Collected data:
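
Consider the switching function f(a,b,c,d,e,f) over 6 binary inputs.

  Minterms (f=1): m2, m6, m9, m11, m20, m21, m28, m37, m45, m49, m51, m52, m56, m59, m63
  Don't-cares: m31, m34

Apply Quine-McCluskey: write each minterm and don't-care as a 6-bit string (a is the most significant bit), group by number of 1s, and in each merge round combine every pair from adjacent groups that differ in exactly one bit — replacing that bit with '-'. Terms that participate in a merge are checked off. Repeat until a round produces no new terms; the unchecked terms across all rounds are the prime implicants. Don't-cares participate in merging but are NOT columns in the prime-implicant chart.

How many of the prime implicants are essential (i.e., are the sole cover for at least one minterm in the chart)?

[col 0] 000010*, 000110*, 001001*, 001011*, 010100*, 010101*, 011100*, 011111*, 100010*, 100101*, 101101*, 110001*, 110011*, 110100*, 111000, 111011*, 111111*
[col 1] -00010, -10100, -11111, 000-10, 0010-1, 01-100, 01010-, 10-101, 11-011, 1100-1, 111-11
Prime implicants: -00010, -10100, -11111, 000-10, 0010-1, 01-100, 01010-, 10-101, 11-011, 1100-1, 111-11, 111000
PI chart (minterm → PIs covering it):
  2 | -00010,000-10
  6 | 000-10  (sole → essential)
  9 | 0010-1  (sole → essential)
  11 | 0010-1  (sole → essential)
  20 | -10100,01-100,01010-
  21 | 01010-  (sole → essential)
  28 | 01-100  (sole → essential)
  37 | 10-101  (sole → essential)
  45 | 10-101  (sole → essential)
  49 | 1100-1  (sole → essential)
  51 | 11-011,1100-1
  52 | -10100  (sole → essential)
  56 | 111000  (sole → essential)
  59 | 11-011,111-11
  63 | -11111,111-11
Essential prime implicants: -10100, 000-10, 0010-1, 01-100, 01010-, 10-101, 1100-1, 111000

8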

--- Task statement ---
From the line that has "m56, m59, m63" through the line that has "Apply Quine-McCluskey: write", copy every line exactly as it appears above, and leave out all others.

--- Answer to the problem ---
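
  Minterms (f=1): m2, m6, m9, m11, m20, m21, m28, m37, m45, m49, m51, m52, m56, m59, m63
  Don't-cares: m31, m34

Apply Quine-McCluskey: write each minterm and don't-care as a 6-bit string (a is the most significant bit), group by number of 1s, and in each merge round combine every pair from adjacent groups that differ in exactly one bit — replacing that bit with '-'. Terms that participate in a merge are checked off. Repeat until a round produces no new terms; the unchecked terms across all rounds are the prime implicants. Don't-cares participate in merging but are NOT columns in the prime-implicant chart.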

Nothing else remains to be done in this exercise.